*** RECORD EXTRACTS Section Begins ***

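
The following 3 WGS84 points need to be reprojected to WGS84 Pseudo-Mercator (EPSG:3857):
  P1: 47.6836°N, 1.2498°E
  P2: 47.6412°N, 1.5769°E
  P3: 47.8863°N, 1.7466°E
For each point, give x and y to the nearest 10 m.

P1: x 139130 m, y 6054380 m; P2: x 175540 m, y 6047370 m; P3: x 194430 m, y 6087960 m

Web Mercator: x = R·λ, y = R·ln tan(π/4+φ/2), R = 6378137 m.
P1 (47.6836°, 1.2498°) → (139127.100, 6054377.641) m.
P2 (47.6412°, 1.5769°) → (175539.705, 6047369.530) m.
P3 (47.8863°, 1.7466°) → (194430.623, 6087960.008) m.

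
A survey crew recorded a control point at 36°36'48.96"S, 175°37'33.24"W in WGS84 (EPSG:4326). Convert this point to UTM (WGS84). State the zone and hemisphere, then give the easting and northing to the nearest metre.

Zone 1S: E 622881 m, N 5947112 m

Longitude -175.6259° lies in the 6° band [-180°, -174°), giving zone 1; latitude is south of the equator, so 1S.
Zone 1 central meridian λ₀ = 6×1 − 183 = -177°; Δλ = +1.3741°.
Transverse Mercator on WGS84 with k₀ = 0.9996 gives E = 622881.320 m, N = 5947111.923 m.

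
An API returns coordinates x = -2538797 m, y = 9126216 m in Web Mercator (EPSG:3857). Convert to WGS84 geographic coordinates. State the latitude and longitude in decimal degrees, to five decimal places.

R = 6378137 m. λ = x/R = -22.80640148°.
φ = 2·arctan(exp(y/R)) − 90° = 2·arctan(4.18229) − 90° = 63.10570068°.

lat 63.10570°, lon -22.80640°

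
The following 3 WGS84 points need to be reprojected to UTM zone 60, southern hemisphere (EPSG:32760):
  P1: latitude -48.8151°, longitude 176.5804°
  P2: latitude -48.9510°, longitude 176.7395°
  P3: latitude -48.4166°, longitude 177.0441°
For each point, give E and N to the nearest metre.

P1: E 469196 m, N 4593013 m; P2: E 480928 m, N 4577959 m; P3: E 503263 m, N 4637394 m

UTM zone 60S: λ₀ = 177°, k₀ = 0.9996.
P1 (-48.8151°, 176.5804°) → (469195.989, 4593013.454) m.
P2 (-48.9510°, 176.7395°) → (480927.697, 4577958.595) m.
P3 (-48.4166°, 177.0441°) → (503263.089, 4637393.790) m.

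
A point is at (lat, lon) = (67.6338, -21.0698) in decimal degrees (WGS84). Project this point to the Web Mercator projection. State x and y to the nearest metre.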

*** RECORD EXTRACTS Section Ends ***

* HOW TO COMPLETE THIS TASK
Across the material, how many lines contain "need"? The reply must be that number and nothing else.

* EXERCISE OUTPUT
2